What the task requires: Starting at the line that contains "A single qubit is prepared", transcribe every remaining line of the entries exactly, including the last one.

Available records:
+-------+

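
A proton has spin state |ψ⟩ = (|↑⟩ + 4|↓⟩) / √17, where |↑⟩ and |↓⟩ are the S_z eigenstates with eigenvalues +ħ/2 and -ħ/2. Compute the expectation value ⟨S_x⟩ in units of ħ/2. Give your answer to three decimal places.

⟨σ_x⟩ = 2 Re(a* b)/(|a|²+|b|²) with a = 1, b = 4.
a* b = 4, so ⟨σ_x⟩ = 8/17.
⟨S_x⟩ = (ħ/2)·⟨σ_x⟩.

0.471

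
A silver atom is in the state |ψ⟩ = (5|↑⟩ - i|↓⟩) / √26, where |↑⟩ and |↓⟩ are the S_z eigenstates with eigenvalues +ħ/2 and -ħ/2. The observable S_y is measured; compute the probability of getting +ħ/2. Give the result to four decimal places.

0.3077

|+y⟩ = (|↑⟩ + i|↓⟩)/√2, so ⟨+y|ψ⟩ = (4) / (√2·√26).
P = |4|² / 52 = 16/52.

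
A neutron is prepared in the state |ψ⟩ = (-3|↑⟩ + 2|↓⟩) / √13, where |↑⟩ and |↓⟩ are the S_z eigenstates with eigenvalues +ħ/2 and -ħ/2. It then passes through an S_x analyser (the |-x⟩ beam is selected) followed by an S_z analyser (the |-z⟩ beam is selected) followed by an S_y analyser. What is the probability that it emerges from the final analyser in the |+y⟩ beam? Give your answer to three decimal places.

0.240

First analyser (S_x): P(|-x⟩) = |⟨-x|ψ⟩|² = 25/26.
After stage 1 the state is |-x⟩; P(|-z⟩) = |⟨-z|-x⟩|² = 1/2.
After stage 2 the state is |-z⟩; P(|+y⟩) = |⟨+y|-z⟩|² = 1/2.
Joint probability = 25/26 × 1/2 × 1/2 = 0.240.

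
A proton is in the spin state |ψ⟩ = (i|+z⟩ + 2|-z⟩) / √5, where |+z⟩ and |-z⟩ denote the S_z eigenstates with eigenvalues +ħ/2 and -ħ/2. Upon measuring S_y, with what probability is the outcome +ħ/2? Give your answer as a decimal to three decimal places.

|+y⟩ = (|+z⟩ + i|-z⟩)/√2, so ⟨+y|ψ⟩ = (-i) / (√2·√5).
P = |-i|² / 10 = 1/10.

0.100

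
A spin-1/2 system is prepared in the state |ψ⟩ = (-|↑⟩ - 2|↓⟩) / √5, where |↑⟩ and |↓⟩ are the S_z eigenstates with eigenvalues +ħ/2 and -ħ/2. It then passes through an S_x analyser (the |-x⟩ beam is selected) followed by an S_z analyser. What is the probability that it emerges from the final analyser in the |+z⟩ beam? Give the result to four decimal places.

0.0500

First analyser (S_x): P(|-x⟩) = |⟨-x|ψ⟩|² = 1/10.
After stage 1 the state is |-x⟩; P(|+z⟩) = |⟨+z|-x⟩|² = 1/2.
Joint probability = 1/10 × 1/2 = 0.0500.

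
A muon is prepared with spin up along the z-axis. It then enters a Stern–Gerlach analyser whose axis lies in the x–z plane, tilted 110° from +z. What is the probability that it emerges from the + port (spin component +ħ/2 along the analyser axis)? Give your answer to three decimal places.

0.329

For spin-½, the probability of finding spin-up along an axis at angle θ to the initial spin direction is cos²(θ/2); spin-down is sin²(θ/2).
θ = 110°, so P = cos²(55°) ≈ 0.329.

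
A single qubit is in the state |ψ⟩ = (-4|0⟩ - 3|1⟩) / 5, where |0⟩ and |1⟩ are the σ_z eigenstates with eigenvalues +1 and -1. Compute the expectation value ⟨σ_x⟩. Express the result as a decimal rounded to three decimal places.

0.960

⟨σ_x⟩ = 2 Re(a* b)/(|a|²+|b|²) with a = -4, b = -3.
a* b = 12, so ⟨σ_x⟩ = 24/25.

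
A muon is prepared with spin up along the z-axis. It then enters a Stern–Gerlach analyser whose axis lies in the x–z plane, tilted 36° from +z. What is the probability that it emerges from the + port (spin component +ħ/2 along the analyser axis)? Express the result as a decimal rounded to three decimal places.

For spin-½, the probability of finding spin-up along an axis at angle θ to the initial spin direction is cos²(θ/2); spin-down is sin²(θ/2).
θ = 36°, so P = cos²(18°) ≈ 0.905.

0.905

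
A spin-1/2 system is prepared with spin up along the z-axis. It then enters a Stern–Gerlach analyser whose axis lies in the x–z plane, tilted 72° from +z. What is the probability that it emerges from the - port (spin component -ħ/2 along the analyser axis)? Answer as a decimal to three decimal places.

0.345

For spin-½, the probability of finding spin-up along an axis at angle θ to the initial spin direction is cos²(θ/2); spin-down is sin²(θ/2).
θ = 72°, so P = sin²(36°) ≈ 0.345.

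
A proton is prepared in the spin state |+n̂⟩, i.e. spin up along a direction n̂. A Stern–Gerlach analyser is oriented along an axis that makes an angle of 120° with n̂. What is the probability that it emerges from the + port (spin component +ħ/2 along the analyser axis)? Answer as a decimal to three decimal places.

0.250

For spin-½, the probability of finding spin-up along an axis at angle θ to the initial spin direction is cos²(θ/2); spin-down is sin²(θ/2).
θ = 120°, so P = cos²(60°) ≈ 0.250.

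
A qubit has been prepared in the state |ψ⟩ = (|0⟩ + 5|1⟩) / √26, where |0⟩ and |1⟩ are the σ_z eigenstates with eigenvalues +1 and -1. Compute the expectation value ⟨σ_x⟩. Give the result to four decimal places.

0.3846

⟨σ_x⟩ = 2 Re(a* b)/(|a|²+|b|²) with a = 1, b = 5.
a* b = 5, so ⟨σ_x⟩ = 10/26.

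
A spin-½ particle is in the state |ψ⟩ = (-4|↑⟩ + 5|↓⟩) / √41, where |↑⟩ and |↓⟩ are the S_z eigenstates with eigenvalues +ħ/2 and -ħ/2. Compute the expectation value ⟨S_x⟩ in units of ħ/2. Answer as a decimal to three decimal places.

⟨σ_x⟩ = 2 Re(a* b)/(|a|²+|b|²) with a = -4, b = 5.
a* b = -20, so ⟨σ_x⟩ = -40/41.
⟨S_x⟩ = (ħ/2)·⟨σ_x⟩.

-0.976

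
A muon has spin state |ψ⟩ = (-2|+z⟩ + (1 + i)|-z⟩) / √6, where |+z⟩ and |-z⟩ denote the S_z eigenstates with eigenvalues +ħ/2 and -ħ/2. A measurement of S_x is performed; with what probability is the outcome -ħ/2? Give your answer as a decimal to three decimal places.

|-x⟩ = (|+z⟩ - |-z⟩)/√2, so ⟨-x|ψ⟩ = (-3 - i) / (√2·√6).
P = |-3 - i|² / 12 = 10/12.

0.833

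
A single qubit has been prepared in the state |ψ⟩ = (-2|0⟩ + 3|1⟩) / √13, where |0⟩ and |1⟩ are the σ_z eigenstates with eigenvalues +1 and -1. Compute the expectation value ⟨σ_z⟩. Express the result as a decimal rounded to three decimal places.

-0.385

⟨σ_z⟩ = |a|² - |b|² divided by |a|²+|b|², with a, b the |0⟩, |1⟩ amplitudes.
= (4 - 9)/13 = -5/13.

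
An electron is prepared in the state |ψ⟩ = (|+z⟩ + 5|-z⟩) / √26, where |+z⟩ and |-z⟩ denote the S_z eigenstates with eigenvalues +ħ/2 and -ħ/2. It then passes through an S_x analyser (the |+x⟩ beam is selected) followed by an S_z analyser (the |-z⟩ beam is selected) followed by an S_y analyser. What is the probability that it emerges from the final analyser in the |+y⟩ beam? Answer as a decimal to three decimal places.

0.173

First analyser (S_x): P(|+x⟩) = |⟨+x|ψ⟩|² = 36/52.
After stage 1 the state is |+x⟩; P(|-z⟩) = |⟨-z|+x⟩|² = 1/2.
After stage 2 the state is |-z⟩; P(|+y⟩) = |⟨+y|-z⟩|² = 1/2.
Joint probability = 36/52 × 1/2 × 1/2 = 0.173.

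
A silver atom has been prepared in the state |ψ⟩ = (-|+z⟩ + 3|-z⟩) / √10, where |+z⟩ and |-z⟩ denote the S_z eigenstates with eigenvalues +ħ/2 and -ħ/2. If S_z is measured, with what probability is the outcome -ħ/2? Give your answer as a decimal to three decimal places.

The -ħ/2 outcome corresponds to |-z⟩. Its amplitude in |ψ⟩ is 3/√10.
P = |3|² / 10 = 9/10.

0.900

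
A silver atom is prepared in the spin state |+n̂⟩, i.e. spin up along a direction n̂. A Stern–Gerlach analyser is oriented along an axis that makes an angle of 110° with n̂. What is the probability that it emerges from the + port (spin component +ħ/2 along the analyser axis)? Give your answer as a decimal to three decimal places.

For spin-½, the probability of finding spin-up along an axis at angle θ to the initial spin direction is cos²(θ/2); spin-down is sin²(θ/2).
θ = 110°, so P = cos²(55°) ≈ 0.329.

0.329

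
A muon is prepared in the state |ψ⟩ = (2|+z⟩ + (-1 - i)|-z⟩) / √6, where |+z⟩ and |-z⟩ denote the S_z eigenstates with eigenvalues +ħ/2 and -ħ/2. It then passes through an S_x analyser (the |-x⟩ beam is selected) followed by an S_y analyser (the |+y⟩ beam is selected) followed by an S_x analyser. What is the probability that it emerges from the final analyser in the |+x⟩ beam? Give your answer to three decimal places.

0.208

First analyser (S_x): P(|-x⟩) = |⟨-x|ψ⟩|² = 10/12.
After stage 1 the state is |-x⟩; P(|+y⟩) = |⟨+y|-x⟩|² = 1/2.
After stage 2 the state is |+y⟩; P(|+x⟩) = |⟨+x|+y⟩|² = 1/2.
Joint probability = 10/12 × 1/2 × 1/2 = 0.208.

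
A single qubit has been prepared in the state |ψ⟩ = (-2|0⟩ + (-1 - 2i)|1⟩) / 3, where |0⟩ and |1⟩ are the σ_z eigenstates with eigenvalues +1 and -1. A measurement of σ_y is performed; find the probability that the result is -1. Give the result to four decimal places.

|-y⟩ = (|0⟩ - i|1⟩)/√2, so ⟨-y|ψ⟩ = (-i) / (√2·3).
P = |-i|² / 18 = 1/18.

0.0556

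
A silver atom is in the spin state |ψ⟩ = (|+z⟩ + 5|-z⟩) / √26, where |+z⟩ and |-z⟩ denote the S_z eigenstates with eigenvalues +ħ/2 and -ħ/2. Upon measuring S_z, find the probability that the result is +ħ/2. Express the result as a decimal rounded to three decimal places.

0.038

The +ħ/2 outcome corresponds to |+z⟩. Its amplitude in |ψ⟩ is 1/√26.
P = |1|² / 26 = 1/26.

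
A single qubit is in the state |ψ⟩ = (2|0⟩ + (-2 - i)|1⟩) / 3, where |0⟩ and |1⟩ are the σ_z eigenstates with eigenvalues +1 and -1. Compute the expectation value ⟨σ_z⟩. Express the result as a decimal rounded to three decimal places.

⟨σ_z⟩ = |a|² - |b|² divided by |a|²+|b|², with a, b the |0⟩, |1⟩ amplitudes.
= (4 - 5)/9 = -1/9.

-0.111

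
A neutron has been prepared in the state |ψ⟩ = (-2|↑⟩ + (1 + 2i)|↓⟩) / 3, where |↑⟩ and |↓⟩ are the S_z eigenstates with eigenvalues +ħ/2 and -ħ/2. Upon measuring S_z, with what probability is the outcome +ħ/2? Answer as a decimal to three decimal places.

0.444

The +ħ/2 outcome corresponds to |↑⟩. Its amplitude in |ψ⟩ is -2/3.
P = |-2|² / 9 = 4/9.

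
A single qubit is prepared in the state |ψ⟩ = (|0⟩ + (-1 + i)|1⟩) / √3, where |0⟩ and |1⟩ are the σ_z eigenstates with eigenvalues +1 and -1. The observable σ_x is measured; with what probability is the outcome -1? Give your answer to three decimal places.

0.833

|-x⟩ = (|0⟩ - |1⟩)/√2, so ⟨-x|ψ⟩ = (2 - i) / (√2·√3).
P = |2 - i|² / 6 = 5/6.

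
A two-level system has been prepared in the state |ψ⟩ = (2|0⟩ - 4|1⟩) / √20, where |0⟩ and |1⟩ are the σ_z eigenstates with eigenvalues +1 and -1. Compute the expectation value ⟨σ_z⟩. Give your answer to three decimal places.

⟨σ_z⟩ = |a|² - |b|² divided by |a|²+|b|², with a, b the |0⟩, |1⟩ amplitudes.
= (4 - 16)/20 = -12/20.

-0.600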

+-------+

Output for this exercise:
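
A single qubit is prepared in the state |ψ⟩ = (|0⟩ + (-1 + i)|1⟩) / √3, where |0⟩ and |1⟩ are the σ_z eigenstates with eigenvalues +1 and -1. The observable σ_x is measured; with what probability is the outcome -1? Give your answer to three decimal places.

0.833

|-x⟩ = (|0⟩ - |1⟩)/√2, so ⟨-x|ψ⟩ = (2 - i) / (√2·√3).
P = |2 - i|² / 6 = 5/6.

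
A two-level system has been prepared in the state |ψ⟩ = (2|0⟩ - 4|1⟩) / √20, where |0⟩ and |1⟩ are the σ_z eigenstates with eigenvalues +1 and -1. Compute the expectation value ⟨σ_z⟩. Give your answer to three decimal places.

⟨σ_z⟩ = |a|² - |b|² divided by |a|²+|b|², with a, b the |0⟩, |1⟩ amplitudes.
= (4 - 16)/20 = -12/20.

-0.600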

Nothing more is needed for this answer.